--- Exercise prompt ---
Print out the entries, word for word.

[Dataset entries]
"""
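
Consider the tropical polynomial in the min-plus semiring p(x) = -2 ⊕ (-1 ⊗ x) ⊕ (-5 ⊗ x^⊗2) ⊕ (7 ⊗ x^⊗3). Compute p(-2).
p(-2) = -9

A tropical monomial a ⊗ x^⊗i evaluates to a + i · x. Evaluating each term at x = -2:
  Term 0 contributes -2 + 0 · -2 = -2
  Term 1 contributes -1 + 1 · -2 = -3
  Term 2 contributes -5 + 2 · -2 = -9
  Term 3 contributes 7 + 3 · -2 = 1
p(-2) = ⊕ of these = min[-2, -3, -9, 1] = -9.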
"""
--- Output of the exercise ---
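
Consider the tropical polynomial in the min-plus semiring p(x) = -2 ⊕ (-1 ⊗ x) ⊕ (-5 ⊗ x^⊗2) ⊕ (7 ⊗ x^⊗3). Compute p(-2).
p(-2) = -9

A tropical monomial a ⊗ x^⊗i evaluates to a + i · x. Evaluating each term at x = -2:
  Term 0 contributes -2 + 0 · -2 = -2
  Term 1 contributes -1 + 1 · -2 = -3
  Term 2 contributes -5 + 2 · -2 = -9
  Term 3 contributes 7 + 3 · -2 = 1
p(-2) = ⊕ of these = min[-2, -3, -9, 1] = -9.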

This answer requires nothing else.